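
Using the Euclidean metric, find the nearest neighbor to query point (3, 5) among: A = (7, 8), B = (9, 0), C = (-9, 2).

Distances: d(A) = 5, d(B) ≈ 7.8102, d(C) ≈ 12.3693. Nearest: A = (7, 8) with distance 5.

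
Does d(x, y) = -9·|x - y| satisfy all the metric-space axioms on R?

No. With c = -9 < 0, d fails non-negativity: d(3, 7) = -9·|3 - 7| = -9·4 = -36 < 0.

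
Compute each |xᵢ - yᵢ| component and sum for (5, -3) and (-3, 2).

Σ|x_i - y_i| = |5 - (-3)| + |-3 - 2| = 8 + 5 = 13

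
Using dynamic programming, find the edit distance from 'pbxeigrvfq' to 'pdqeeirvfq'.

Let D[i][j] be the edit distance between the first i characters of 'pbxeigrvfq' and the first j characters of 'pdqeeirvfq', with D[i][0] = i, D[0][j] = j, and D[i][j] = D[i-1][j-1] if the characters match, else 1 + min(D[i-1][j], D[i][j-1], D[i-1][j-1]). Filling the table (rows: prefixes of 'pbxeigrvfq', columns: prefixes of 'pdqeeirvfq'):
     ε  p  d  q  e  e  i  r  v  f  q
  ε  0  1  2  3  4  5  6  7  8  9 10
  p  1  0  1  2  3  4  5  6  7  8  9
  b  2  1  1  2  3  4  5  6  7  8  9
  x  3  2  2  2  3  4  5  6  7  8  9
  e  4  3  3  3  2  3  4  5  6  7  8
  i  5  4  4  4  3  3  3  4  5  6  7
  g  6  5  5  5  4  4  4  4  5  6  7
  r  7  6  6  6  5  5  5  4  5  6  7
  v  8  7  7  7  6  6  6  5  4  5  6
  f  9  8  8  8  7  7  7  6  5  4  5
  q 10  9  9  8  8  8  8  7  6  5  4
The bottom-right entry gives D[10][10] = 4, so no sequence of fewer than 4 edits works. Backtracking through the table gives one optimal edit sequence (4 edits):
  pbxeigrvfq → pdxeigrvfq (sub b→d @2)
  pdxeigrvfq → pdqeigrvfq (sub x→q @3)
  pdqeigrvfq → pdqeegrvfq (sub i→e @5)
  pdqeegrvfq → pdqeeirvfq (sub g→i @6)
Edit distance = 4.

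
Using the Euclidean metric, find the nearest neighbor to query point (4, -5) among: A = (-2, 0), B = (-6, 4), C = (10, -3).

Distances: d(A) ≈ 7.8102, d(B) ≈ 13.4536, d(C) ≈ 6.3246. Nearest: C = (10, -3) with distance 6.3246.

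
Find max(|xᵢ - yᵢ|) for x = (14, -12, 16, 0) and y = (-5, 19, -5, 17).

max(|x_i - y_i|) = max(|14 - (-5)|, |-12 - 19|, |16 - (-5)|, |0 - 17|) = max(19, 31, 21, 17) = 31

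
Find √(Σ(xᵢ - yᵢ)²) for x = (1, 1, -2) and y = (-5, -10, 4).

√(Σ(x_i - y_i)²) = √((1 - (-5))² + (1 - (-10))² + (-2 - 4)²)
= √(6² + 11² + (-6)²) = √(36 + 121 + 36) = √193 ≈ 13.8924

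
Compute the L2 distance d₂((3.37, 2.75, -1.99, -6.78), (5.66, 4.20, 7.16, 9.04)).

√(Σ(x_i - y_i)²) = √((3.37 - 5.66)² + (2.75 - 4.2)² + (-1.99 - 7.16)² + (-6.78 - 9.04)²)
= √((-2.29)² + (-1.45)² + (-9.15)² + (-15.82)²) = √(5.2441 + 2.1025 + 83.7225 + 250.2724) = √341.3415 ≈ 18.4754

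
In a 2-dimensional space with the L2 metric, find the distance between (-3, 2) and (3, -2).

(Σ|x_i - y_i|^2)^(1/2) = (|-3 - 3|^2 + |2 - (-2)|^2)^(1/2)
= (6^2 + 4^2)^(1/2) = (36 + 16)^(1/2) = (52)^(1/2) ≈ 7.2111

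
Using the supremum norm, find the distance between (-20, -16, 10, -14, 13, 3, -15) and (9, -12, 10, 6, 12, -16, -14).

max(|x_i - y_i|) = max(|-20 - 9|, |-16 - (-12)|, |10 - 10|, |-14 - 6|, |13 - 12|, |3 - (-16)|, |-15 - (-14)|) = max(29, 4, 0, 20, 1, 19, 1) = 29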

◇ ◇ ◇ ◇ ◇ ◇ ◇

_WORK TASK:_ Beginning at the line that contains "Using the supremum", reproduce every line down to the last line of the entries above, exactly and only those.

_SOLUTION TO THIS EXERCISE:_
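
Using the supremum norm, find the distance between (-20, -16, 10, -14, 13, 3, -15) and (9, -12, 10, 6, 12, -16, -14).

max(|x_i - y_i|) = max(|-20 - 9|, |-16 - (-12)|, |10 - 10|, |-14 - 6|, |13 - 12|, |3 - (-16)|, |-15 - (-14)|) = max(29, 4, 0, 20, 1, 19, 1) = 29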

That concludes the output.